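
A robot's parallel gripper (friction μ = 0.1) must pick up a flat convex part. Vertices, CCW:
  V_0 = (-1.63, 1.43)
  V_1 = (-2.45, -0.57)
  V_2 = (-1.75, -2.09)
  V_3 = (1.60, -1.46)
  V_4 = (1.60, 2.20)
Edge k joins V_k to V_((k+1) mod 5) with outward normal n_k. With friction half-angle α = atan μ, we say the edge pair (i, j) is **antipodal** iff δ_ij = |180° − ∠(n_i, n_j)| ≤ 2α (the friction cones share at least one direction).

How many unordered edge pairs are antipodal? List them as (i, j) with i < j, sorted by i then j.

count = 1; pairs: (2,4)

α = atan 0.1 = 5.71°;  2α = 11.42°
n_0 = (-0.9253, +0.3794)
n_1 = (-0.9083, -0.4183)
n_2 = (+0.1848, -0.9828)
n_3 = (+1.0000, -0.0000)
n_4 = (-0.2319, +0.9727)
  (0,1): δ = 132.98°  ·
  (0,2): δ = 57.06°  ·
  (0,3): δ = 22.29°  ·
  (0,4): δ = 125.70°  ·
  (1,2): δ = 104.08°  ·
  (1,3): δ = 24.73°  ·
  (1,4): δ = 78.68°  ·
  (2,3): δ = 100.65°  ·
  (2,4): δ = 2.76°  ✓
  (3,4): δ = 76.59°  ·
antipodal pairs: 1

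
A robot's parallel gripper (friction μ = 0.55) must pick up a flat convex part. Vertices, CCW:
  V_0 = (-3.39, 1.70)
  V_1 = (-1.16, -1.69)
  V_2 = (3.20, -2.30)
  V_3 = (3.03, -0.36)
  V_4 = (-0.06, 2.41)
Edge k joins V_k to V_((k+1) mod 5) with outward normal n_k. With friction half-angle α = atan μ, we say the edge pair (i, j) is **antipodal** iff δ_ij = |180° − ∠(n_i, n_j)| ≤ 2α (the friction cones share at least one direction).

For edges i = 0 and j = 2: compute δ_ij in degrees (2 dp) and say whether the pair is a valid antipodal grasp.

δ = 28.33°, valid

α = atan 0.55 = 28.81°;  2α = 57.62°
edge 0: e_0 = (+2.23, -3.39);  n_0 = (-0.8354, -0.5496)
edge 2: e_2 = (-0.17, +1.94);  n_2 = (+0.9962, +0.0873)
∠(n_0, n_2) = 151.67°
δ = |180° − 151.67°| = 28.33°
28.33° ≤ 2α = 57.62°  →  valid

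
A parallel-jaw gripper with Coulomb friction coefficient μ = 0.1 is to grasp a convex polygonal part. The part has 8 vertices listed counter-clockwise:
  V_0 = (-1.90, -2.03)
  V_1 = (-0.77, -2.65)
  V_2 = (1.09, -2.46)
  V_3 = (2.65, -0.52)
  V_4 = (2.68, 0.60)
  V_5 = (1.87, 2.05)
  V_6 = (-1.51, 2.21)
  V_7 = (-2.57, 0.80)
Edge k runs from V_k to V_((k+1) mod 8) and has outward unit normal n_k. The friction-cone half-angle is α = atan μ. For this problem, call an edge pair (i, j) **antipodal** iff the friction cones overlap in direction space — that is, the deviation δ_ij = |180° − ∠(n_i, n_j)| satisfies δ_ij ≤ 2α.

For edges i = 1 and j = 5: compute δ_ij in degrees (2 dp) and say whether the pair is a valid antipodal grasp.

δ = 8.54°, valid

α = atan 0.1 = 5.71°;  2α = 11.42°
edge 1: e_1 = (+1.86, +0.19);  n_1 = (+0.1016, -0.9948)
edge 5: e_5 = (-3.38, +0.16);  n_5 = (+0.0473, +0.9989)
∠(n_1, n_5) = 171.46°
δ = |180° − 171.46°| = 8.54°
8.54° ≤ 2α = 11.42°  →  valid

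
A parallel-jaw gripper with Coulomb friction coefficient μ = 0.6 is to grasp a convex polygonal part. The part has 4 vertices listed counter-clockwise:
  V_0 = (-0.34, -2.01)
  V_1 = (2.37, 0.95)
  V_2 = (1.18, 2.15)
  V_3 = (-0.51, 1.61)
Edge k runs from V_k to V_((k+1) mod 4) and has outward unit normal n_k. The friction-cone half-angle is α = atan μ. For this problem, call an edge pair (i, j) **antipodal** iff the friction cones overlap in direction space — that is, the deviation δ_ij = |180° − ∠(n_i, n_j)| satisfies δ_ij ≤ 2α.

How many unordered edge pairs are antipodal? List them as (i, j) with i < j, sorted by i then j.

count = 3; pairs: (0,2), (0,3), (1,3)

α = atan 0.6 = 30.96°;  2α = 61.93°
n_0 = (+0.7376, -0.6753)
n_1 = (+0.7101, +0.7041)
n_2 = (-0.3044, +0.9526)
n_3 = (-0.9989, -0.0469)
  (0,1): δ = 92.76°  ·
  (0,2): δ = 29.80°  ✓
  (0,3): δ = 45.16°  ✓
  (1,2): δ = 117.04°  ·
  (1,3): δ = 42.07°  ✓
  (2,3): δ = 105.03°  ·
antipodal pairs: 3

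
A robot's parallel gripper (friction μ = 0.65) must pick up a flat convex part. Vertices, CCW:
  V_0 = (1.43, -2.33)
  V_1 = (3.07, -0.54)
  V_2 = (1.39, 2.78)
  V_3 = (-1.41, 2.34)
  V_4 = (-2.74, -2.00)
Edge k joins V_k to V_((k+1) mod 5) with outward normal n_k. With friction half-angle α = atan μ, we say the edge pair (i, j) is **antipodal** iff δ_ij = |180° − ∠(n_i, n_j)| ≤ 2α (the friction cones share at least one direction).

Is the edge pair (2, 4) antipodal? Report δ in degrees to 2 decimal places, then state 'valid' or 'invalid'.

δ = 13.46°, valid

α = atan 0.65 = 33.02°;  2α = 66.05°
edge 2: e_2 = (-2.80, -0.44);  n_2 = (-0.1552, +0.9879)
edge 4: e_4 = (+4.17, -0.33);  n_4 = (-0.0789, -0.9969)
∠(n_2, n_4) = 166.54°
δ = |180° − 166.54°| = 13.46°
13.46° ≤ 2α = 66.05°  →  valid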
---
INSTRUCTIONS FOR THE TASK
Your task is to set down only the lines that run from the opening of the listing to the line with "V_4 = (1.60, 2.20)", both ends included, each unchanged.

ANSWER
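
A robot's parallel gripper (friction μ = 0.1) must pick up a flat convex part. Vertices, CCW:
  V_0 = (-1.63, 1.43)
  V_1 = (-2.45, -0.57)
  V_2 = (-1.75, -2.09)
  V_3 = (1.60, -1.46)
  V_4 = (1.60, 2.20)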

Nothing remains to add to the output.